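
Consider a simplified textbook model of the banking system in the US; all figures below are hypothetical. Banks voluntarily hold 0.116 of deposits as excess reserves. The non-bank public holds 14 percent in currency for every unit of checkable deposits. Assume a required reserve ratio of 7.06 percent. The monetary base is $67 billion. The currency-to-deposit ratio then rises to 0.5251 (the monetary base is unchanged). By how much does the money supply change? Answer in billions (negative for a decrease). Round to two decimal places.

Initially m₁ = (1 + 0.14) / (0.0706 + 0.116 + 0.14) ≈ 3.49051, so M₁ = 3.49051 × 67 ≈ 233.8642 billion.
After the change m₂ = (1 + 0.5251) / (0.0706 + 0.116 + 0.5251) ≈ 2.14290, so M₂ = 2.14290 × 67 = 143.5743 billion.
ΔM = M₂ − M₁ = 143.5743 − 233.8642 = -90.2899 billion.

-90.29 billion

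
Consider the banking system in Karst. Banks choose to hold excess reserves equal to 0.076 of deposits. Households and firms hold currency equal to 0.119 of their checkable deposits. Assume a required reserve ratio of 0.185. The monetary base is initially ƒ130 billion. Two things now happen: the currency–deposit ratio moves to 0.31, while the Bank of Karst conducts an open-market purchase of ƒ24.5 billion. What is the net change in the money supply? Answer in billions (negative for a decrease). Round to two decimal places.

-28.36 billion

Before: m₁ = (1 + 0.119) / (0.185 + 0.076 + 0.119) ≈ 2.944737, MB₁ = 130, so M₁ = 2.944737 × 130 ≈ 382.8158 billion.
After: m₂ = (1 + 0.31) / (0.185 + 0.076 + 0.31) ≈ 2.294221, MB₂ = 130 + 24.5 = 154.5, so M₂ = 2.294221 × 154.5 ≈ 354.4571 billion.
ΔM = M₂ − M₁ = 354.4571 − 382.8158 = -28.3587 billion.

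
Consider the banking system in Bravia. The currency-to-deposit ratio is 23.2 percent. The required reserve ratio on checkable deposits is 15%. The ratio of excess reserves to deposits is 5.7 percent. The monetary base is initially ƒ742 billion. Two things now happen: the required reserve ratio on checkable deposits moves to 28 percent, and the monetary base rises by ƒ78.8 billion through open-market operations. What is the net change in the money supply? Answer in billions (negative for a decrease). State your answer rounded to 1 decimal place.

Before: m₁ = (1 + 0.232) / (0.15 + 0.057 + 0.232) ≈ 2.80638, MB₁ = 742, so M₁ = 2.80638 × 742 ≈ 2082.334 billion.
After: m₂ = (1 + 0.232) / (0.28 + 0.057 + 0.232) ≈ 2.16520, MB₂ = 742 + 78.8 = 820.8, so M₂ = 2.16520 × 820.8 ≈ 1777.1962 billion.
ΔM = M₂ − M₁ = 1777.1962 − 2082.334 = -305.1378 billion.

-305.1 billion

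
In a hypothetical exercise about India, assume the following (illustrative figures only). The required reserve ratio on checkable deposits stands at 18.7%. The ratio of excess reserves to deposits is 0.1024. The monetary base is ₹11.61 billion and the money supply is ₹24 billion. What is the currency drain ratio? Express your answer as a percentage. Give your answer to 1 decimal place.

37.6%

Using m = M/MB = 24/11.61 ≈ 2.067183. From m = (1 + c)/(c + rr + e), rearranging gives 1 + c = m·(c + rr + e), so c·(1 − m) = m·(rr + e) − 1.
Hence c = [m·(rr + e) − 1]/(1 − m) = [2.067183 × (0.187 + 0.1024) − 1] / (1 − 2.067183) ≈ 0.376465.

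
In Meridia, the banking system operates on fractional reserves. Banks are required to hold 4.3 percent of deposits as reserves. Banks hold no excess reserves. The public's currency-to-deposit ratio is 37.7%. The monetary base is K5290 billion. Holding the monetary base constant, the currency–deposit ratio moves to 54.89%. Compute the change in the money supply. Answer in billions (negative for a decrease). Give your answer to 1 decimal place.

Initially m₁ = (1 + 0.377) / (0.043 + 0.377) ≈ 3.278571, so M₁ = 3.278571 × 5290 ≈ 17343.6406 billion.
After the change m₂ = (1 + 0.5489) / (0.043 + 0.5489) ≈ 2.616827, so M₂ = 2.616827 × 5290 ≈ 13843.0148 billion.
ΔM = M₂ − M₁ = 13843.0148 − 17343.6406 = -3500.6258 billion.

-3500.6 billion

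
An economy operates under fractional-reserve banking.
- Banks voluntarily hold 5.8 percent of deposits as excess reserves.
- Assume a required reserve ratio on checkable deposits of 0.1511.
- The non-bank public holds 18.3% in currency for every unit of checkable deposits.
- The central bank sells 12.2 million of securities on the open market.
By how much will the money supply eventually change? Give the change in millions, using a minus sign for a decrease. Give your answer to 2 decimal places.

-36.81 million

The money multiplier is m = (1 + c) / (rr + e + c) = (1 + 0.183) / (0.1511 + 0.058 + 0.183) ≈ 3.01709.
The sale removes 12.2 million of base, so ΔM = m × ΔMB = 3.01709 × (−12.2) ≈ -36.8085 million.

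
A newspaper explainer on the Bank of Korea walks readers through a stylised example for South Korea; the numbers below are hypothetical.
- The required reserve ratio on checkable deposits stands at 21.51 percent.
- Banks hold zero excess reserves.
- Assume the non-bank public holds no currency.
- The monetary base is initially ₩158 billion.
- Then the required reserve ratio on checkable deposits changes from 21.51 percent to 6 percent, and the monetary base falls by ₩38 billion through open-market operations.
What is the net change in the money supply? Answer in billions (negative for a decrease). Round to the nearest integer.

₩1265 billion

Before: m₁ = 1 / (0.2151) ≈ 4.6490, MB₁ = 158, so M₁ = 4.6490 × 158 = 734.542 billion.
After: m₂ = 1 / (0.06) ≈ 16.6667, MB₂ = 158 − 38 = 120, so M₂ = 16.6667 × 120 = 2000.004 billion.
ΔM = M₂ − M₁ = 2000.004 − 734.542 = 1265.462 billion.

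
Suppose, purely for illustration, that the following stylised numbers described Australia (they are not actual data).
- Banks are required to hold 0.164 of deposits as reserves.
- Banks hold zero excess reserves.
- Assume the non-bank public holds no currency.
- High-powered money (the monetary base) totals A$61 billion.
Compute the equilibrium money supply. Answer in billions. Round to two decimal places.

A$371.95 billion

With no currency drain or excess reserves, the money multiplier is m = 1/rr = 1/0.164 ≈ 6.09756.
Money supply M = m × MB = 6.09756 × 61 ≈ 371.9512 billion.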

§ **What you need to do**
I need the number of lines in the entries that include "stylised"; please give that number and nothing else.

§ **Result of this task**
2